Task instructions -> In full and without change, return each entry.

Collected data entries:
"""

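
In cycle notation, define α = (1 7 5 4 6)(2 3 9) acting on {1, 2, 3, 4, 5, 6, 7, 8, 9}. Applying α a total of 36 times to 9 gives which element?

9

9 lies in the 3-cycle (2 3 9).
Since the cycle has length 3, α^36 acts on it the same as α^0 (36 mod 3 = 0).
So α^36(9) = 9.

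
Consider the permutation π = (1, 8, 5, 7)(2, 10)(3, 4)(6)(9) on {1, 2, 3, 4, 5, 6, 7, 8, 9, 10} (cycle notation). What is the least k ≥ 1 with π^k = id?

The disjoint cycles have lengths 4, 2, 2, 1, 1.
Since disjoint cycles commute, ord(π) = lcm(4, 2, 2) = 4.

4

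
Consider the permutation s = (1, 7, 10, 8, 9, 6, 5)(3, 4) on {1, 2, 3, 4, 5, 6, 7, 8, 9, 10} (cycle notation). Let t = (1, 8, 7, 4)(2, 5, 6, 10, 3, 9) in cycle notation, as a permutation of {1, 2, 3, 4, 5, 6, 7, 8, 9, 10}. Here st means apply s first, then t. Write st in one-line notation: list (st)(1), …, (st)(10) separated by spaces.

Chase each element through s then t: 1 → 7 → 4; 2 → 2 → 5; 3 → 4 → 1; 4 → 3 → 9; 5 → 1 → 8; 6 → 5 → 6; 7 → 10 → 3; 8 → 9 → 2; 9 → 6 → 10; 10 → 8 → 7.
Collecting the images, st = [4 5 1 9 8 6 3 2 10 7].

4 5 1 9 8 6 3 2 10 7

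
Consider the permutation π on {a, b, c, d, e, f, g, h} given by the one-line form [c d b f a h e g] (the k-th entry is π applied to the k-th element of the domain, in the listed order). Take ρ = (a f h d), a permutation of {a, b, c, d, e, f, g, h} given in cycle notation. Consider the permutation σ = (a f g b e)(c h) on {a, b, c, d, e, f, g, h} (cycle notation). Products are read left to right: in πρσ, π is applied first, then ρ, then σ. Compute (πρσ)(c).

e

Chase c: π(c) = b; ρ(b) = b; σ(b) = e. Hence (πρσ)(c) = e.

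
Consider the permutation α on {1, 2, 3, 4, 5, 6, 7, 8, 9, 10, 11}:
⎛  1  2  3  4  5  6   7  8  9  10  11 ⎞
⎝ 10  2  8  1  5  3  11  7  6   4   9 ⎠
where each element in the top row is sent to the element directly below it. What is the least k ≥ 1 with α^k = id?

6

Decomposing into disjoint cycles gives cycle lengths 6, 3, 1, 1.
The order of α is the least common multiple of its cycle lengths: lcm(6, 3) = 6.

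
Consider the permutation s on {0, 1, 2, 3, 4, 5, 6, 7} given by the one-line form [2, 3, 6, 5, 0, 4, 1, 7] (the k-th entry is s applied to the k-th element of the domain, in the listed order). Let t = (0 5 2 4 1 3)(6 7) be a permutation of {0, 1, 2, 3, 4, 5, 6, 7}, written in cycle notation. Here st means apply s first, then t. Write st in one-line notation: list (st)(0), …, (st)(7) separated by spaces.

4 0 7 2 5 1 3 6

(st)(x) = t(s(x)). Computing each image: t(s(0)) = t(2) = 4, t(s(1)) = t(3) = 0, t(s(2)) = t(6) = 7, t(s(3)) = t(5) = 2, t(s(4)) = t(0) = 5, t(s(5)) = t(4) = 1, t(s(6)) = t(1) = 3, t(s(7)) = t(7) = 6.
Hence st = [4 0 7 2 5 1 3 6].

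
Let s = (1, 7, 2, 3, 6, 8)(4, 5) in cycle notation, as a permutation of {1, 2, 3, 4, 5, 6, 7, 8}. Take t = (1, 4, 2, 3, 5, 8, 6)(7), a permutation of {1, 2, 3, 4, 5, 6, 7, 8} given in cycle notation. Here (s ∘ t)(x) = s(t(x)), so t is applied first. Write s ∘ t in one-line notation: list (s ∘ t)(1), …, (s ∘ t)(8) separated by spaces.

For each element, apply t then s: 1 → 4 → 5; 2 → 3 → 6; 3 → 5 → 4; 4 → 2 → 3; 5 → 8 → 1; 6 → 1 → 7; 7 → 7 → 2; 8 → 6 → 8.
So s ∘ t in one-line form is 5 6 4 3 1 7 2 8.

5 6 4 3 1 7 2 8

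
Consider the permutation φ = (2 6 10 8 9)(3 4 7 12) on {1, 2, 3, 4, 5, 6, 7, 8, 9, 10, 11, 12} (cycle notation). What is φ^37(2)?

10

2 lies in the 5-cycle (2 6 10 8 9).
On a 5-cycle, φ^5 is the identity, so φ^37 = φ^2 there (37 ≡ 2 mod 5).
Stepping 2 places around the cycle: 2 → 6 → 10.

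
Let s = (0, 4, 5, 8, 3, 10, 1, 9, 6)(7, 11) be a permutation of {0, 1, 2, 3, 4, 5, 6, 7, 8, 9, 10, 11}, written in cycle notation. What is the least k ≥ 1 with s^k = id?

18

The cycle type of s is (9, 2, 1).
Since disjoint cycles commute, ord(s) = lcm(9, 2) = 18.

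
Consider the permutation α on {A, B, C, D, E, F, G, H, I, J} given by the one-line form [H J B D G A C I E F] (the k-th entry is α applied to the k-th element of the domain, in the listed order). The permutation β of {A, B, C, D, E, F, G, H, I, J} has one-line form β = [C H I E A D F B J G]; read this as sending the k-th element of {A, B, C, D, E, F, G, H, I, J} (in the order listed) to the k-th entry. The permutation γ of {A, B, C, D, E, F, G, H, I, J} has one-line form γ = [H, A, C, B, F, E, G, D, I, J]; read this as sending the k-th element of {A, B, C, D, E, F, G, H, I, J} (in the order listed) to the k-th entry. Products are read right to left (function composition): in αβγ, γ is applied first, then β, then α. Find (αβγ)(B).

(αβγ)(B) = α(β(γ(B))). γ(B) = A, then β(A) = C, then α(C) = B, so the result is B.

B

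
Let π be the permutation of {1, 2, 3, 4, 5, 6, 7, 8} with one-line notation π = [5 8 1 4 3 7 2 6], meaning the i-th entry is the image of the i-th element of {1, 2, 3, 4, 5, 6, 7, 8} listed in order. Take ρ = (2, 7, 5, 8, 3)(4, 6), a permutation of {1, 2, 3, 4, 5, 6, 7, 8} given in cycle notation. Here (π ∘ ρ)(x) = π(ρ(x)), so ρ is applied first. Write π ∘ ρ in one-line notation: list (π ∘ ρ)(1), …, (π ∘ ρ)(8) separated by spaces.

5 2 8 7 6 4 3 1

(π ∘ ρ)(x) = π(ρ(x)). Computing each image: π(ρ(1)) = π(1) = 5, π(ρ(2)) = π(7) = 2, π(ρ(3)) = π(2) = 8, π(ρ(4)) = π(6) = 7, π(ρ(5)) = π(8) = 6, π(ρ(6)) = π(4) = 4, π(ρ(7)) = π(5) = 3, π(ρ(8)) = π(3) = 1.
Hence π ∘ ρ = [5 2 8 7 6 4 3 1].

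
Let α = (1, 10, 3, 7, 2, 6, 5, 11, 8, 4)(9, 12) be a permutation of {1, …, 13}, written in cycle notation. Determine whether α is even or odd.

even

The cycle lengths are 10, 2, 1.
A cycle of length ℓ contributes ℓ−1 transpositions, so α is a product of 9 + 1 = 10 transpositions — even.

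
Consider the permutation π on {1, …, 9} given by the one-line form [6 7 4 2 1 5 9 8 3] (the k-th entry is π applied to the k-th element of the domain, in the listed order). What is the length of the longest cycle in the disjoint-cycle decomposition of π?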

"""

Task result ->
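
In cycle notation, define α = (1 7 5 4 6)(2 3 9) acting on {1, 2, 3, 4, 5, 6, 7, 8, 9}. Applying α a total of 36 times to 9 gives which element?

9

9 lies in the 3-cycle (2 3 9).
Since the cycle has length 3, α^36 acts on it the same as α^0 (36 mod 3 = 0).
So α^36(9) = 9.

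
Consider the permutation π = (1, 8, 5, 7)(2, 10)(3, 4)(6)(9) on {1, 2, 3, 4, 5, 6, 7, 8, 9, 10} (cycle notation). What is the least k ≥ 1 with π^k = id?

The disjoint cycles have lengths 4, 2, 2, 1, 1.
Since disjoint cycles commute, ord(π) = lcm(4, 2, 2) = 4.

4

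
Consider the permutation s = (1, 7, 10, 8, 9, 6, 5)(3, 4) on {1, 2, 3, 4, 5, 6, 7, 8, 9, 10} (cycle notation). Let t = (1, 8, 7, 4)(2, 5, 6, 10, 3, 9) in cycle notation, as a permutation of {1, 2, 3, 4, 5, 6, 7, 8, 9, 10}. Here st means apply s first, then t. Write st in one-line notation: list (st)(1), …, (st)(10) separated by spaces.

Chase each element through s then t: 1 → 7 → 4; 2 → 2 → 5; 3 → 4 → 1; 4 → 3 → 9; 5 → 1 → 8; 6 → 5 → 6; 7 → 10 → 3; 8 → 9 → 2; 9 → 6 → 10; 10 → 8 → 7.
Collecting the images, st = [4 5 1 9 8 6 3 2 10 7].

4 5 1 9 8 6 3 2 10 7

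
Consider the permutation π on {a, b, c, d, e, f, g, h} given by the one-line form [c d b f a h e g] (the k-th entry is π applied to the k-th element of the domain, in the listed order). Take ρ = (a f h d), a permutation of {a, b, c, d, e, f, g, h} given in cycle notation. Consider the permutation σ = (a f g b e)(c h) on {a, b, c, d, e, f, g, h} (cycle notation). Products are read left to right: in πρσ, π is applied first, then ρ, then σ. Compute (πρσ)(c).

e

Chase c: π(c) = b; ρ(b) = b; σ(b) = e. Hence (πρσ)(c) = e.

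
Consider the permutation α on {1, 2, 3, 4, 5, 6, 7, 8, 9, 10, 11}:
⎛  1  2  3  4  5  6   7  8  9  10  11 ⎞
⎝ 10  2  8  1  5  3  11  7  6   4   9 ⎠
where each element in the top row is sent to the element directly below it. What is the least k ≥ 1 with α^k = id?

6

Decomposing into disjoint cycles gives cycle lengths 6, 3, 1, 1.
The order of α is the least common multiple of its cycle lengths: lcm(6, 3) = 6.

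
Consider the permutation s on {0, 1, 2, 3, 4, 5, 6, 7} given by the one-line form [2, 3, 6, 5, 0, 4, 1, 7] (the k-th entry is s applied to the k-th element of the domain, in the listed order). Let t = (0 5 2 4 1 3)(6 7) be a permutation of {0, 1, 2, 3, 4, 5, 6, 7}, written in cycle notation. Here st means apply s first, then t. Write st in one-line notation: list (st)(0), …, (st)(7) separated by spaces.

4 0 7 2 5 1 3 6

(st)(x) = t(s(x)). Computing each image: t(s(0)) = t(2) = 4, t(s(1)) = t(3) = 0, t(s(2)) = t(6) = 7, t(s(3)) = t(5) = 2, t(s(4)) = t(0) = 5, t(s(5)) = t(4) = 1, t(s(6)) = t(1) = 3, t(s(7)) = t(7) = 6.
Hence st = [4 0 7 2 5 1 3 6].

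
Let s = (1, 7, 2, 3, 6, 8)(4, 5) in cycle notation, as a permutation of {1, 2, 3, 4, 5, 6, 7, 8}. Take t = (1, 4, 2, 3, 5, 8, 6)(7), a permutation of {1, 2, 3, 4, 5, 6, 7, 8} given in cycle notation. Here (s ∘ t)(x) = s(t(x)), so t is applied first. Write s ∘ t in one-line notation: list (s ∘ t)(1), …, (s ∘ t)(8) separated by spaces.

For each element, apply t then s: 1 → 4 → 5; 2 → 3 → 6; 3 → 5 → 4; 4 → 2 → 3; 5 → 8 → 1; 6 → 1 → 7; 7 → 7 → 2; 8 → 6 → 8.
So s ∘ t in one-line form is 5 6 4 3 1 7 2 8.

5 6 4 3 1 7 2 8

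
Consider the permutation φ = (2 6 10 8 9)(3 4 7 12) on {1, 2, 3, 4, 5, 6, 7, 8, 9, 10, 11, 12} (cycle notation). What is φ^37(2)?

10

2 lies in the 5-cycle (2 6 10 8 9).
On a 5-cycle, φ^5 is the identity, so φ^37 = φ^2 there (37 ≡ 2 mod 5).
Stepping 2 places around the cycle: 2 → 6 → 10.

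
Let s = (0, 4, 5, 8, 3, 10, 1, 9, 6)(7, 11) be a permutation of {0, 1, 2, 3, 4, 5, 6, 7, 8, 9, 10, 11}, written in cycle notation. What is the least k ≥ 1 with s^k = id?

18

The cycle type of s is (9, 2, 1).
Since disjoint cycles commute, ord(s) = lcm(9, 2) = 18.

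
Consider the permutation α on {A, B, C, D, E, F, G, H, I, J} given by the one-line form [H J B D G A C I E F] (the k-th entry is α applied to the k-th element of the domain, in the listed order). The permutation β of {A, B, C, D, E, F, G, H, I, J} has one-line form β = [C H I E A D F B J G]; read this as sending the k-th element of {A, B, C, D, E, F, G, H, I, J} (in the order listed) to the k-th entry. The permutation γ of {A, B, C, D, E, F, G, H, I, J} has one-line form γ = [H, A, C, B, F, E, G, D, I, J]; read this as sending the k-th element of {A, B, C, D, E, F, G, H, I, J} (in the order listed) to the k-th entry. Products are read right to left (function composition): in αβγ, γ is applied first, then β, then α. Find (αβγ)(B).

(αβγ)(B) = α(β(γ(B))). γ(B) = A, then β(A) = C, then α(C) = B, so the result is B.

B

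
Let π be the permutation of {1, 2, 3, 4, 5, 6, 7, 8} with one-line notation π = [5 8 1 4 3 7 2 6], meaning the i-th entry is the image of the i-th element of {1, 2, 3, 4, 5, 6, 7, 8} listed in order. Take ρ = (2, 7, 5, 8, 3)(4, 6), a permutation of {1, 2, 3, 4, 5, 6, 7, 8} given in cycle notation. Here (π ∘ ρ)(x) = π(ρ(x)), so ρ is applied first. Write π ∘ ρ in one-line notation: list (π ∘ ρ)(1), …, (π ∘ ρ)(8) separated by spaces.

5 2 8 7 6 4 3 1

(π ∘ ρ)(x) = π(ρ(x)). Computing each image: π(ρ(1)) = π(1) = 5, π(ρ(2)) = π(7) = 2, π(ρ(3)) = π(2) = 8, π(ρ(4)) = π(6) = 7, π(ρ(5)) = π(8) = 6, π(ρ(6)) = π(4) = 4, π(ρ(7)) = π(5) = 3, π(ρ(8)) = π(3) = 1.
Hence π ∘ ρ = [5 2 8 7 6 4 3 1].

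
Let α = (1, 10, 3, 7, 2, 6, 5, 11, 8, 4)(9, 12) be a permutation of {1, …, 13}, written in cycle notation. Determine whether α is even or odd.

even

The cycle lengths are 10, 2, 1.
A cycle of length ℓ contributes ℓ−1 transpositions, so α is a product of 9 + 1 = 10 transpositions — even.

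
Consider the permutation π on {1, …, 9} given by the one-line form [6 7 4 2 1 5 9 8 3] (the k-th entry is π applied to the k-th element of the domain, in the listed order). What is the length of the longest cycle in the disjoint-cycle decomposition of π?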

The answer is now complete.